>>>>

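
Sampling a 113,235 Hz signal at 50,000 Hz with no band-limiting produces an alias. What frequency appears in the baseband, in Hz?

Nyquist = 50,000/2 = 25,000 Hz; 113,235 Hz exceeds it.
Alias = |113,235 − 2×50,000| = |113,235 − 100,000| = 13,235 Hz.

13,235 Hz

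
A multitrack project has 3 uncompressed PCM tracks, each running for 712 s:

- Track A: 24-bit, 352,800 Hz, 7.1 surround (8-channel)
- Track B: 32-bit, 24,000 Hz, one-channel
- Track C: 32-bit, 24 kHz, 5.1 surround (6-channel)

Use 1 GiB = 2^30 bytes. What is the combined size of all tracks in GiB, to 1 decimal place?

Track A: 352,800 × 712 × 3 × 8 = 6,028,646,400 bytes.
Track B: 24,000 × 712 × 4 × 1 = 68,352,000 bytes.
Track C: 24,000 × 712 × 4 × 6 = 410,112,000 bytes.
Total = 6,507,110,400 bytes = 6.1 GiB.

6.1 GiB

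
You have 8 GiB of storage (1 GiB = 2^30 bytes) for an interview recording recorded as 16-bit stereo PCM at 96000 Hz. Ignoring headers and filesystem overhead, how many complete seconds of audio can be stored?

22,369 seconds

Uncompressed byte rate = 96,000 × 2 × 2 = 384,000 bytes/s.
Capacity = 8 × 1,073,741,824 = 8,589,934,592 bytes.
8,589,934,592 / 384,000 ≈ 22369.62 s → 22,369 seconds.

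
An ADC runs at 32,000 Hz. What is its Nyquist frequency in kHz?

Nyquist frequency = sample rate / 2 = 32,000 / 2 = 16 kHz.

16 kHz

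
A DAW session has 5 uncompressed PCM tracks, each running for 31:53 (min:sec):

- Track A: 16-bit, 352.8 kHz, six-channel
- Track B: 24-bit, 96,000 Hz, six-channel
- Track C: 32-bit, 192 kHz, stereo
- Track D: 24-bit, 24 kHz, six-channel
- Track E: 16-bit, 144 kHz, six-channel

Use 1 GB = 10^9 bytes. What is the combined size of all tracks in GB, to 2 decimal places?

31:53 (min:sec) = 1,913 s.
Track A: 352,800 × 1,913 × 2 × 6 = 8,098,876,800 bytes.
Track B: 96,000 × 1,913 × 3 × 6 = 3,305,664,000 bytes.
Track C: 192,000 × 1,913 × 4 × 2 = 2,938,368,000 bytes.
Track D: 24,000 × 1,913 × 3 × 6 = 826,416,000 bytes.
Track E: 144,000 × 1,913 × 2 × 6 = 3,305,664,000 bytes.
Total = 18,474,988,800 bytes = 18.47 GB.

18.47 GB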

<<<<

== Exercise prompt ==
Transcribe the records in full, so that each line reads exactly as before.

== Output ==
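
Sampling a 113,235 Hz signal at 50,000 Hz with no band-limiting produces an alias. What frequency appears in the baseband, in Hz?

Nyquist = 50,000/2 = 25,000 Hz; 113,235 Hz exceeds it.
Alias = |113,235 − 2×50,000| = |113,235 − 100,000| = 13,235 Hz.

13,235 Hz

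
A multitrack project has 3 uncompressed PCM tracks, each running for 712 s:

- Track A: 24-bit, 352,800 Hz, 7.1 surround (8-channel)
- Track B: 32-bit, 24,000 Hz, one-channel
- Track C: 32-bit, 24 kHz, 5.1 surround (6-channel)

Use 1 GiB = 2^30 bytes. What is the combined size of all tracks in GiB, to 1 decimal place?

Track A: 352,800 × 712 × 3 × 8 = 6,028,646,400 bytes.
Track B: 24,000 × 712 × 4 × 1 = 68,352,000 bytes.
Track C: 24,000 × 712 × 4 × 6 = 410,112,000 bytes.
Total = 6,507,110,400 bytes = 6.1 GiB.

6.1 GiB

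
You have 8 GiB of storage (1 GiB = 2^30 bytes) for an interview recording recorded as 16-bit stereo PCM at 96000 Hz. Ignoring headers and filesystem overhead, how many complete seconds of audio can be stored?

22,369 seconds

Uncompressed byte rate = 96,000 × 2 × 2 = 384,000 bytes/s.
Capacity = 8 × 1,073,741,824 = 8,589,934,592 bytes.
8,589,934,592 / 384,000 ≈ 22369.62 s → 22,369 seconds.

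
An ADC runs at 32,000 Hz. What is its Nyquist frequency in kHz?

Nyquist frequency = sample rate / 2 = 32,000 / 2 = 16 kHz.

16 kHz

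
A DAW session has 5 uncompressed PCM tracks, each running for 31:53 (min:sec):

- Track A: 16-bit, 352.8 kHz, six-channel
- Track B: 24-bit, 96,000 Hz, six-channel
- Track C: 32-bit, 192 kHz, stereo
- Track D: 24-bit, 24 kHz, six-channel
- Track E: 16-bit, 144 kHz, six-channel

Use 1 GB = 10^9 bytes. What is the combined size of all tracks in GB, to 2 decimal places?

31:53 (min:sec) = 1,913 s.
Track A: 352,800 × 1,913 × 2 × 6 = 8,098,876,800 bytes.
Track B: 96,000 × 1,913 × 3 × 6 = 3,305,664,000 bytes.
Track C: 192,000 × 1,913 × 4 × 2 = 2,938,368,000 bytes.
Track D: 24,000 × 1,913 × 3 × 6 = 826,416,000 bytes.
Track E: 144,000 × 1,913 × 2 × 6 = 3,305,664,000 bytes.
Total = 18,474,988,800 bytes = 18.47 GB.

18.47 GB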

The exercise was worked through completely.